**Stored data entries**
○ ○ ○ ○

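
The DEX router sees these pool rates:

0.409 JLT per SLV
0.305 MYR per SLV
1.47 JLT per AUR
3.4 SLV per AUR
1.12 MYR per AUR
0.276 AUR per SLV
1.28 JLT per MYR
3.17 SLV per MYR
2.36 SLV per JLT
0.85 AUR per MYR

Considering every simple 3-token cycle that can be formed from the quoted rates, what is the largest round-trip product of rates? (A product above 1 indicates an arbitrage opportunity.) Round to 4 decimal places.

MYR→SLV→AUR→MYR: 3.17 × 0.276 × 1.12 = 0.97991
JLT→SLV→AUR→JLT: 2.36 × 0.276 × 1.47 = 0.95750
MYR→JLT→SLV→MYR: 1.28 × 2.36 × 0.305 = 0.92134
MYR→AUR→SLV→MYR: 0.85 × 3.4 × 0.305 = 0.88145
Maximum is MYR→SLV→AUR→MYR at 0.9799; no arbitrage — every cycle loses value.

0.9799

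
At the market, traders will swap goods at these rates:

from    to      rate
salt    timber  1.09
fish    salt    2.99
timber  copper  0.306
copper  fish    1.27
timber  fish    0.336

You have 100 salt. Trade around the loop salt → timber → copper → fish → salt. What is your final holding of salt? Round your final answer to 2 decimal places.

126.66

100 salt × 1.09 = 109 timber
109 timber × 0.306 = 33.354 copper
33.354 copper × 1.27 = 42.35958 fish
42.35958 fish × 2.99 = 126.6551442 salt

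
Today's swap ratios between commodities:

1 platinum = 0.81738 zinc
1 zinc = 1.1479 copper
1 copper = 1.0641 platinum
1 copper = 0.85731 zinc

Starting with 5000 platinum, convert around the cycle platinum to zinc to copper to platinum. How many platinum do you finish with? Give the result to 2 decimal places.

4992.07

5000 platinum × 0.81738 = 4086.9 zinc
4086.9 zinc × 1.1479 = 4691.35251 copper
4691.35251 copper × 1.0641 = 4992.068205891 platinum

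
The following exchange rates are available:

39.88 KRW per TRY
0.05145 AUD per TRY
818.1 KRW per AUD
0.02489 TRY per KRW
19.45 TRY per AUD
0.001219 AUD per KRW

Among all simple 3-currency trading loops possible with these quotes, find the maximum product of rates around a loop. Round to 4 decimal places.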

○ ○ ○ ○

**Goal of the exercise**
Nothing in the data may be left out; copy every line exactly.

**Written answer**
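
The DEX router sees these pool rates:

0.409 JLT per SLV
0.305 MYR per SLV
1.47 JLT per AUR
3.4 SLV per AUR
1.12 MYR per AUR
0.276 AUR per SLV
1.28 JLT per MYR
3.17 SLV per MYR
2.36 SLV per JLT
0.85 AUR per MYR

Considering every simple 3-token cycle that can be formed from the quoted rates, what is the largest round-trip product of rates? (A product above 1 indicates an arbitrage opportunity.) Round to 4 decimal places.

MYR→SLV→AUR→MYR: 3.17 × 0.276 × 1.12 = 0.97991
JLT→SLV→AUR→JLT: 2.36 × 0.276 × 1.47 = 0.95750
MYR→JLT→SLV→MYR: 1.28 × 2.36 × 0.305 = 0.92134
MYR→AUR→SLV→MYR: 0.85 × 3.4 × 0.305 = 0.88145
Maximum is MYR→SLV→AUR→MYR at 0.9799; no arbitrage — every cycle loses value.

0.9799

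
At the market, traders will swap goods at these rates:

from    to      rate
salt    timber  1.09
fish    salt    2.99
timber  copper  0.306
copper  fish    1.27
timber  fish    0.336

You have 100 salt. Trade around the loop salt → timber → copper → fish → salt. What is your final holding of salt? Round your final answer to 2 decimal places.

126.66

100 salt × 1.09 = 109 timber
109 timber × 0.306 = 33.354 copper
33.354 copper × 1.27 = 42.35958 fish
42.35958 fish × 2.99 = 126.6551442 salt

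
Today's swap ratios between commodities:

1 platinum = 0.81738 zinc
1 zinc = 1.1479 copper
1 copper = 1.0641 platinum
1 copper = 0.85731 zinc

Starting with 5000 platinum, convert around the cycle platinum to zinc to copper to platinum. How many platinum do you finish with? Give the result to 2 decimal places.

4992.07

5000 platinum × 0.81738 = 4086.9 zinc
4086.9 zinc × 1.1479 = 4691.35251 copper
4691.35251 copper × 1.0641 = 4992.068205891 platinum

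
The following exchange rates are available:

39.88 KRW per TRY
0.05145 AUD per TRY
818.1 KRW per AUD
0.02489 TRY per KRW
19.45 TRY per AUD
0.001219 AUD per KRW

Among all simple 3-currency trading loops possible with these quotes, find the maximum product of rates around a loop. Round to 4 decimal places.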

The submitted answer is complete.